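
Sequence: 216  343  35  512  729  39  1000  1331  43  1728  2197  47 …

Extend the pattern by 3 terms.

The slot pattern repeats as AAB (period 3), so there are 2 interleaved tracks.
Stream A: 216, 343, 512, 729, 1000, 1331, 1728, 2197 (perfect cubes starting at 6³).
Stream B: 35, 39, 43, 47 (adding 4 each time).
The 13th slot belongs to stream A; its 9th term is 2744.
The 14th slot belongs to stream A; its 10th term is 3375.
Position 15 → stream B, term 5 = 51.

2744, 3375, 51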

### [TASK DIRECTIONS]
Extract every entry in the listing word for word.

### [EXPECTED ANSWER]
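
Sequence: 216  343  35  512  729  39  1000  1331  43  1728  2197  47 …

Extend the pattern by 3 terms.

The slot pattern repeats as AAB (period 3), so there are 2 interleaved tracks.
Stream A: 216, 343, 512, 729, 1000, 1331, 1728, 2197 (perfect cubes starting at 6³).
Stream B: 35, 39, 43, 47 (adding 4 each time).
The 13th slot belongs to stream A; its 9th term is 2744.
The 14th slot belongs to stream A; its 10th term is 3375.
Position 15 → stream B, term 5 = 51.

2744, 3375, 51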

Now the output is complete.